WHAT NEEDS TO BE DONE ▸ Would you print all of the records below exactly, without skipping any?
● ● ● ● ●
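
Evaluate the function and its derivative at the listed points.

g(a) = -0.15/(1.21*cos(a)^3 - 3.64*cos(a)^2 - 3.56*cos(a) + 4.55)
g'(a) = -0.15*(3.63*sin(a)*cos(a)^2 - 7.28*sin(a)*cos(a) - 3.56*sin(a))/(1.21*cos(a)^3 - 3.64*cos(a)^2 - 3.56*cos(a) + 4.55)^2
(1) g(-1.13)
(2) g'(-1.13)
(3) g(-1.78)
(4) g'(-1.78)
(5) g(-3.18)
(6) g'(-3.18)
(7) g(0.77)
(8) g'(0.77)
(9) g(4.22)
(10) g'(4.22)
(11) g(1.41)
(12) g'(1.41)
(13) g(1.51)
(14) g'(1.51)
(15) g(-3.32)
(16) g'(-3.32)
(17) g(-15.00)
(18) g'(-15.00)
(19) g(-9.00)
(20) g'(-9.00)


(1) = -0.06
(2) = -0.13
(3) = -0.03
(4) = -0.01
(5) = -0.05
(6) = -0.00
(7) = -0.27
(8) = 2.25
(9) = -0.03
(10) = 0.00
(11) = -0.04
(12) = 0.05
(13) = -0.03
(14) = 0.03
(15) = -0.04
(16) = -0.02
(17) = -0.03
(18) = 0.02
(19) = -0.04
(20) = 0.03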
● ● ● ● ●
YOUR SOLUTION ▸
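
Evaluate the function and its derivative at the listed points.

g(a) = -0.15/(1.21*cos(a)^3 - 3.64*cos(a)^2 - 3.56*cos(a) + 4.55)
g'(a) = -0.15*(3.63*sin(a)*cos(a)^2 - 7.28*sin(a)*cos(a) - 3.56*sin(a))/(1.21*cos(a)^3 - 3.64*cos(a)^2 - 3.56*cos(a) + 4.55)^2
(1) g(-1.13)
(2) g'(-1.13)
(3) g(-1.78)
(4) g'(-1.78)
(5) g(-3.18)
(6) g'(-3.18)
(7) g(0.77)
(8) g'(0.77)
(9) g(4.22)
(10) g'(4.22)
(11) g(1.41)
(12) g'(1.41)
(13) g(1.51)
(14) g'(1.51)
(15) g(-3.32)
(16) g'(-3.32)
(17) g(-15.00)
(18) g'(-15.00)
(19) g(-9.00)
(20) g'(-9.00)


(1) = -0.06
(2) = -0.13
(3) = -0.03
(4) = -0.01
(5) = -0.05
(6) = -0.00
(7) = -0.27
(8) = 2.25
(9) = -0.03
(10) = 0.00
(11) = -0.04
(12) = 0.05
(13) = -0.03
(14) = 0.03
(15) = -0.04
(16) = -0.02
(17) = -0.03
(18) = 0.02
(19) = -0.04
(20) = 0.03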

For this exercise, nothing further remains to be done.